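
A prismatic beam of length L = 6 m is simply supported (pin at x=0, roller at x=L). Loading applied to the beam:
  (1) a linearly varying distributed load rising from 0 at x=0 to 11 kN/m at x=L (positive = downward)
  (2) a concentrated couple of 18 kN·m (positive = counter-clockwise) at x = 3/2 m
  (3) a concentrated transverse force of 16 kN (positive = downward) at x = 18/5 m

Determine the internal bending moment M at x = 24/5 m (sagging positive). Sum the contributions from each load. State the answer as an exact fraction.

M(24/5) = 3366/125 kN·m

Load 1 — triangular load w₀=11 kN/m (0→w₀ over full span):
  M_1 = w₀Lx/6 - w₀x³/(6L) = 11·6·(24/5)/6 - 11·(24/5)³/(6·6) = 2376/125 kN·m
Load 2 — applied couple M₀=18 kN·m at a=3/2 m (b=L-a=9/2):
  M_2 = M₀x/L - M₀  [x>a] = 18·(24/5)/6 - 18 = -18/5 kN·m
Load 3 — point force P=16 kN at a=18/5 m (b=L-a=12/5):
  M_3 = Pa(L-x)/L  [x>a] = 16·(18/5)·(6-(24/5))/6 = 288/25 kN·m
Superposition: M = Σ M_i = 3366/125 kN·m ≈ 26.928000 kN·m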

★ ★ ★ ★ ★

(Requirement) Work out how many lines above include the string "downward", then give that number alone.

(Result of the exercise) 2